# Task directions
When you return the data, keep each character exactly as it appears.

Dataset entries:

================

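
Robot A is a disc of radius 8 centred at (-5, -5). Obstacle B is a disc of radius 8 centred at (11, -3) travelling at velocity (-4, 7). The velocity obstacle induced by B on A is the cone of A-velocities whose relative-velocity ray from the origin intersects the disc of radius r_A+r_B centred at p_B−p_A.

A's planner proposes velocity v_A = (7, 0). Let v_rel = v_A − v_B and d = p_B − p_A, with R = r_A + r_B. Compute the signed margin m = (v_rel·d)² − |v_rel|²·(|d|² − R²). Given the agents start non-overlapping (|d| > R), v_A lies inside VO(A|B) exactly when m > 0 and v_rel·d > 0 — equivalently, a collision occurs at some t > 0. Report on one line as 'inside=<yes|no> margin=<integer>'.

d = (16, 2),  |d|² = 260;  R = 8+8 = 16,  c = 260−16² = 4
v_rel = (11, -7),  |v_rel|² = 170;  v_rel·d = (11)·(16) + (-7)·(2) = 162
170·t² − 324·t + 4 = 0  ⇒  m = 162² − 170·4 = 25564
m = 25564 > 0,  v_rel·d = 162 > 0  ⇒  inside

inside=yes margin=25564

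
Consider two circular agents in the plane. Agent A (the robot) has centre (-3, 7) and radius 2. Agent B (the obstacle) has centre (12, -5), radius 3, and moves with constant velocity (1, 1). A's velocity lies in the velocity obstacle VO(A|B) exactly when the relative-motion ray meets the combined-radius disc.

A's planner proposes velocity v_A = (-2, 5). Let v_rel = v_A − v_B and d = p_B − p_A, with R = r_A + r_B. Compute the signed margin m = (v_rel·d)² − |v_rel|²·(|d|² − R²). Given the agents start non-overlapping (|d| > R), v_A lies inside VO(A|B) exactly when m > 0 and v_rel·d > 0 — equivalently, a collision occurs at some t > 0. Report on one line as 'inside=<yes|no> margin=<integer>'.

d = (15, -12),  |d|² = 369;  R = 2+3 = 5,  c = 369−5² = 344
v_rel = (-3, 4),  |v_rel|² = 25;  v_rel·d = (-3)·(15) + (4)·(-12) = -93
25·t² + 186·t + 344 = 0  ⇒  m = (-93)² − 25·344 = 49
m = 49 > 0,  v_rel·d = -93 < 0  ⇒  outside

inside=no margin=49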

================

# Response to this exercise
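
Robot A is a disc of radius 8 centred at (-5, -5). Obstacle B is a disc of radius 8 centred at (11, -3) travelling at velocity (-4, 7). The velocity obstacle induced by B on A is the cone of A-velocities whose relative-velocity ray from the origin intersects the disc of radius r_A+r_B centred at p_B−p_A.

A's planner proposes velocity v_A = (7, 0). Let v_rel = v_A − v_B and d = p_B − p_A, with R = r_A + r_B. Compute the signed margin m = (v_rel·d)² − |v_rel|²·(|d|² − R²). Given the agents start non-overlapping (|d| > R), v_A lies inside VO(A|B) exactly when m > 0 and v_rel·d > 0 — equivalently, a collision occurs at some t > 0. Report on one line as 'inside=<yes|no> margin=<integer>'.

d = (16, 2),  |d|² = 260;  R = 8+8 = 16,  c = 260−16² = 4
v_rel = (11, -7),  |v_rel|² = 170;  v_rel·d = (11)·(16) + (-7)·(2) = 162
170·t² − 324·t + 4 = 0  ⇒  m = 162² − 170·4 = 25564
m = 25564 > 0,  v_rel·d = 162 > 0  ⇒  inside

inside=yes margin=25564

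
Consider two circular agents in the plane. Agent A (the robot) has centre (-3, 7) and radius 2. Agent B (the obstacle) has centre (12, -5), radius 3, and moves with constant velocity (1, 1). A's velocity lies in the velocity obstacle VO(A|B) exactly when the relative-motion ray meets the combined-radius disc.

A's planner proposes velocity v_A = (-2, 5). Let v_rel = v_A − v_B and d = p_B − p_A, with R = r_A + r_B. Compute the signed margin m = (v_rel·d)² − |v_rel|²·(|d|² − R²). Given the agents start non-overlapping (|d| > R), v_A lies inside VO(A|B) exactly when m > 0 and v_rel·d > 0 — equivalently, a collision occurs at some t > 0. Report on one line as 'inside=<yes|no> margin=<integer>'.

d = (15, -12),  |d|² = 369;  R = 2+3 = 5,  c = 369−5² = 344
v_rel = (-3, 4),  |v_rel|² = 25;  v_rel·d = (-3)·(15) + (4)·(-12) = -93
25·t² + 186·t + 344 = 0  ⇒  m = (-93)² − 25·344 = 49
m = 49 > 0,  v_rel·d = -93 < 0  ⇒  outside

inside=no margin=49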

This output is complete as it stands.